● **What to work on**
Please copy the lines below exactly, from the first one through the line showing "A meteorologist paired".

● **Data section**
_ _ _ _ _ _ _
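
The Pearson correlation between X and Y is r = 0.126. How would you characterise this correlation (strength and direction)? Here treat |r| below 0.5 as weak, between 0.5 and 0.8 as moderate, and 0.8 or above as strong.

weak positive

r = 0.126 > 0 so the relationship is positive.
|r| = 0.126, which falls in the weak range.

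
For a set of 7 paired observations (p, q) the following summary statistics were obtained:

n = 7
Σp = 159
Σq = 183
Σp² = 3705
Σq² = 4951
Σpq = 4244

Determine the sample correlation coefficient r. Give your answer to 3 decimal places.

r = (nΣpq − ΣpΣq) / √[(nΣp² − (Σp)²)(nΣq² − (Σq)²)]
Numerator: 7×4244 − 159×183 = 611
Denominator: √[(25935 − 25281)(34657 − 33489)] = √[654 × 1168] = 873.9977
r = 611 / 873.9977 ≈ 0.699

0.699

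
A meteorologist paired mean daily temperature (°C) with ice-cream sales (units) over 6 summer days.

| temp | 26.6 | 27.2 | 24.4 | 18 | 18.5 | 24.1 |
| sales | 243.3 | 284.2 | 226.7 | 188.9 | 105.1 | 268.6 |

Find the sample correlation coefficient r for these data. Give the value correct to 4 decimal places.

0.8414

n = 6, Σx = 138.8, Σy = 1316.8, Σx² = 3289.82, Σy² = 310232.6, Σxy = 31551.31
nΣxy − ΣxΣy = 189307.86 − 182771.84 = 6536.02
nΣx² − (Σx)² = 19738.92 − 19265.44 = 473.48; nΣy² − (Σy)² = 1861395.6 − 1733962.24 = 127433.36
r = 6536.02 / √(473.48 × 127433.36) = 6536.02 / 7767.6990 ≈ 0.8414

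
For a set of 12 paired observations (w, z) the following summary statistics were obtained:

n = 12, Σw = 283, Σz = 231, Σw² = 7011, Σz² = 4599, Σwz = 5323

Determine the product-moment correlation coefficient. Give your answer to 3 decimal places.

-0.551

r = (nΣwz − ΣwΣz) / √[(nΣw² − (Σw)²)(nΣz² − (Σz)²)]
Numerator: 12×5323 − 283×231 = -1497
Denominator: √[(84132 − 80089)(55188 − 53361)] = √[4043 × 1827] = 2717.8228
r = -1497 / 2717.8228 ≈ -0.551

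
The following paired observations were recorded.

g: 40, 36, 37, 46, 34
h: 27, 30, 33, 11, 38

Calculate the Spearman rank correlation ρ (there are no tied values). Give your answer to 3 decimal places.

Rank g: 4, 2, 3, 5, 1
Rank h: 2, 3, 4, 1, 5
d = rank(g) − rank(h): 2, -1, -1, 4, -4; Σd² = 38
ρ = 1 − 6Σd² / [n(n²−1)] = 1 − 6×38 / (5×24) = 1 − 228/120 ≈ -0.900

-0.900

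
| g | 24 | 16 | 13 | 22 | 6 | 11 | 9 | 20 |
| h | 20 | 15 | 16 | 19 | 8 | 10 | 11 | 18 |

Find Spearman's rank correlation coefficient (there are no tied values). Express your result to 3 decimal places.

Rank g: 8, 5, 4, 7, 1, 3, 2, 6
Rank h: 8, 4, 5, 7, 1, 2, 3, 6
d = rank(g) − rank(h): 0, 1, -1, 0, 0, 1, -1, 0; Σd² = 4
ρ = 1 − 6Σd² / [n(n²−1)] = 1 − 6×4 / (8×63) = 1 − 24/504 ≈ 0.952

0.952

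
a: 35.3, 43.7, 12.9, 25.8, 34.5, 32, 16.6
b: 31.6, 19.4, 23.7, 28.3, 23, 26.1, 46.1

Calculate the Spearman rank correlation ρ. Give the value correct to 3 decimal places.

-0.393

Rank a: 6, 7, 1, 3, 5, 4, 2
Rank b: 6, 1, 3, 5, 2, 4, 7
d = rank(a) − rank(b): 0, 6, -2, -2, 3, 0, -5; Σd² = 78
ρ = 1 − 6Σd² / [n(n²−1)] = 1 − 6×78 / (7×48) = 1 − 468/336 ≈ -0.393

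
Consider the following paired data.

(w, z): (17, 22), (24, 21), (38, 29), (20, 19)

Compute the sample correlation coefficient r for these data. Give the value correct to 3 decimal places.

n = 4, Σw = 99, Σz = 91, Σw² = 2709, Σz² = 2127, Σwz = 2360
nΣwz − ΣwΣz = 9440 − 9009 = 431
nΣw² − (Σw)² = 10836 − 9801 = 1035; nΣz² − (Σz)² = 8508 − 8281 = 227
r = 431 / √(1035 × 227) = 431 / 484.7113 ≈ 0.889

0.889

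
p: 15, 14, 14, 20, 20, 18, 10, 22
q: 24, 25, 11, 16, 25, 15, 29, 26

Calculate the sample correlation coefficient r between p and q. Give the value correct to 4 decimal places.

-0.1479

n = 8, Σp = 133, Σq = 171, Σp² = 2325, Σq² = 3945, Σpq = 2816
nΣpq − ΣpΣq = 22528 − 22743 = -215
nΣp² − (Σp)² = 18600 − 17689 = 911; nΣq² − (Σq)² = 31560 − 29241 = 2319
r = -215 / √(911 × 2319) = -215 / 1453.4817 ≈ -0.1479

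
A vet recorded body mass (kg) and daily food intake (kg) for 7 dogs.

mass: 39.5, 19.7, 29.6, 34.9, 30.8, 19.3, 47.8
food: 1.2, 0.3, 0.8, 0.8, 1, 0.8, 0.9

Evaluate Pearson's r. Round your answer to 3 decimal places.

n = 7, Σx = 221.6, Σy = 5.8, Σx² = 7648.48, Σy² = 5.26, Σxy = 194.17
nΣxy − ΣxΣy = 1359.19 − 1285.28 = 73.91
nΣx² − (Σx)² = 53539.36 − 49106.56 = 4432.8; nΣy² − (Σy)² = 36.82 − 33.64 = 3.18
r = 73.91 / √(4432.8 × 3.18) = 73.91 / 118.7279 ≈ 0.623

0.623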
_ _ _ _ _ _ _
● **Your solution**
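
The Pearson correlation between X and Y is r = 0.126. How would you characterise this correlation (strength and direction)? Here treat |r| below 0.5 as weak, between 0.5 and 0.8 as moderate, and 0.8 or above as strong.

weak positive

r = 0.126 > 0 so the relationship is positive.
|r| = 0.126, which falls in the weak range.

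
For a set of 7 paired observations (p, q) the following summary statistics were obtained:

n = 7
Σp = 159
Σq = 183
Σp² = 3705
Σq² = 4951
Σpq = 4244

Determine the sample correlation coefficient r. Give your answer to 3 decimal places.

r = (nΣpq − ΣpΣq) / √[(nΣp² − (Σp)²)(nΣq² − (Σq)²)]
Numerator: 7×4244 − 159×183 = 611
Denominator: √[(25935 − 25281)(34657 − 33489)] = √[654 × 1168] = 873.9977
r = 611 / 873.9977 ≈ 0.699

0.699

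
A meteorologist paired mean daily temperature (°C) with ice-cream sales (units) over 6 summer days.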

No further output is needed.